### [Given entries]
>>>>
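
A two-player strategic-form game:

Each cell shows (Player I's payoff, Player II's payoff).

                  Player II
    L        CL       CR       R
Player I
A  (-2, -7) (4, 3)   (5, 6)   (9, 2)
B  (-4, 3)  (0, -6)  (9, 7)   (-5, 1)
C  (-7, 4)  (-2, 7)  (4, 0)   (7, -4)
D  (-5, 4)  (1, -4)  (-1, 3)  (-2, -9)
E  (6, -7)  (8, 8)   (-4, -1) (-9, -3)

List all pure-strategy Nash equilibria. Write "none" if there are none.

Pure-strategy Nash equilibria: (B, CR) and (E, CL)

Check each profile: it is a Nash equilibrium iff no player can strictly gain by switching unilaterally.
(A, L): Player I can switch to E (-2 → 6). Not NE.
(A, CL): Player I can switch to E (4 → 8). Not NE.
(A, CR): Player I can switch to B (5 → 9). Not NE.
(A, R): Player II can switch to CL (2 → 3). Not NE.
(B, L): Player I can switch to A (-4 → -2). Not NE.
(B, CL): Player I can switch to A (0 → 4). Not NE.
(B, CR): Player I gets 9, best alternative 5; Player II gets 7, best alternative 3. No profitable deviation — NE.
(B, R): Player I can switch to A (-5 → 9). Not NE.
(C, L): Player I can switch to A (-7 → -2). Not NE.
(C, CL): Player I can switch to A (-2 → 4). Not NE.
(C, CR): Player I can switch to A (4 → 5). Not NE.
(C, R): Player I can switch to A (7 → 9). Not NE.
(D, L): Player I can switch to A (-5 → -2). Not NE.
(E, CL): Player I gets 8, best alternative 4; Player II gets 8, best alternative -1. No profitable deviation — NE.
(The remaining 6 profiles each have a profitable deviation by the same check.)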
<<<<
>>>>
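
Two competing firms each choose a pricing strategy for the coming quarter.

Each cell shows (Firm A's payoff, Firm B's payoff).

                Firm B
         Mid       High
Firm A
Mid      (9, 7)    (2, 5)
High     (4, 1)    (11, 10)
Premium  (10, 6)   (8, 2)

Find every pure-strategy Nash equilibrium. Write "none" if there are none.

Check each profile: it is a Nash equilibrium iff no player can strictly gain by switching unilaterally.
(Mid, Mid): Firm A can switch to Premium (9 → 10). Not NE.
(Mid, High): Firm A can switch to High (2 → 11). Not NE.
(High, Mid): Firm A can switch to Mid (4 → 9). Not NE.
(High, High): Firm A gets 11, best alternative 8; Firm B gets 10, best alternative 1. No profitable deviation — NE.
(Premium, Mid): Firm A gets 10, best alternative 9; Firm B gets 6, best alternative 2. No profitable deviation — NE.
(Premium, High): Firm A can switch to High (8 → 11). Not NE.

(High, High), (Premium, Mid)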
<<<<
>>>>
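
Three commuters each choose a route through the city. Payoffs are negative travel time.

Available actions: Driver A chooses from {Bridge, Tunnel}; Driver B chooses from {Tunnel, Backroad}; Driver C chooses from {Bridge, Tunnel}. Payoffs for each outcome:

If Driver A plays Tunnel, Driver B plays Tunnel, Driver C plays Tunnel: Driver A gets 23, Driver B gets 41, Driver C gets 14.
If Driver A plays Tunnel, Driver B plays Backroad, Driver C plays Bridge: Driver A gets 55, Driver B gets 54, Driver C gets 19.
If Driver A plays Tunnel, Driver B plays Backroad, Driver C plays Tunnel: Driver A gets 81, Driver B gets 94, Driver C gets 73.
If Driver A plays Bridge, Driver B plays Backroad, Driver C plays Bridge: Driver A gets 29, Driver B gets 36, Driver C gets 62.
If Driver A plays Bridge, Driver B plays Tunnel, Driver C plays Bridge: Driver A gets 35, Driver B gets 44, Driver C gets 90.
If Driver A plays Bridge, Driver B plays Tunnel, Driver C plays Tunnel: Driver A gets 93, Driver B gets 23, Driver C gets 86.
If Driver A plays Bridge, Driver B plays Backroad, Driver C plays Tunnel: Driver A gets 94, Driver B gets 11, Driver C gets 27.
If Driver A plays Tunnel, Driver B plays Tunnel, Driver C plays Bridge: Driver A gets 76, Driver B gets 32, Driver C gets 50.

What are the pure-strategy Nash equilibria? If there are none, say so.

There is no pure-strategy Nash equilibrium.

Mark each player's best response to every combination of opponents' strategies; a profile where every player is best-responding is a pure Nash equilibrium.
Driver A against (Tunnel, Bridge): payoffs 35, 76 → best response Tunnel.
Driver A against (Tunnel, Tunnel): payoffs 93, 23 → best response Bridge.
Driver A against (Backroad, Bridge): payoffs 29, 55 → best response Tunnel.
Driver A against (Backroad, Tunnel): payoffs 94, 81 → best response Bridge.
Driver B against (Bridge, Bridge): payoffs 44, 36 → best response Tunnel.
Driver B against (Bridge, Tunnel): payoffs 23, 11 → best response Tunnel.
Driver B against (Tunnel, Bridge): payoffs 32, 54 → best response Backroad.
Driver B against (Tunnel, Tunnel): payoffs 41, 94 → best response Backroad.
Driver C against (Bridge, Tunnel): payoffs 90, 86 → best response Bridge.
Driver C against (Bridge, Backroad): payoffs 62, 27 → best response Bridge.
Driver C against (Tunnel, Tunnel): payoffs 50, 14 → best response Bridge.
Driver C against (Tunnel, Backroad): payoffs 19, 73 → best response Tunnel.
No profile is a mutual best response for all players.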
<<<<
### [Work order]
Check each line of the listing for "shows", and copy the ones that hold it.

### [Finished exercise]
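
Each cell shows (Player I's payoff, Player II's payoff).
Each cell shows (Firm A's payoff, Firm B's payoff).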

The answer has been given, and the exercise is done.